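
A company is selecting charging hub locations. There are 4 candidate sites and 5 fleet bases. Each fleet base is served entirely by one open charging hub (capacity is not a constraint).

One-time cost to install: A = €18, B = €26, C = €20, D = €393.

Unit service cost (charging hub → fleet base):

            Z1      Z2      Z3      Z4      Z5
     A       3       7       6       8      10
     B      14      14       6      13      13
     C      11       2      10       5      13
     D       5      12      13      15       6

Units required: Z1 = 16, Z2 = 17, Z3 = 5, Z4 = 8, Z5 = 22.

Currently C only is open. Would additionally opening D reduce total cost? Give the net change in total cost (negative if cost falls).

Current service cost with {C}: 586.
Adding D: each fleet base re-picks its cheapest; new service cost 336, saving 250.
Extra fixed cost: 393. Net change = 393 − 250 = 143.
(Totals: 606 → 749.)

No — net change +143 (cost rises by 143).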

★ ★ ★ ★

The answer must consist of each line in the entries above that includes "charging".

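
A company is selecting charging hub locations. There are 4 candidate sites and 5 fleet bases. Each fleet base is served entirely by one open charging hub (capacity is not a constraint).
Unit service cost (charging hub → fleet base):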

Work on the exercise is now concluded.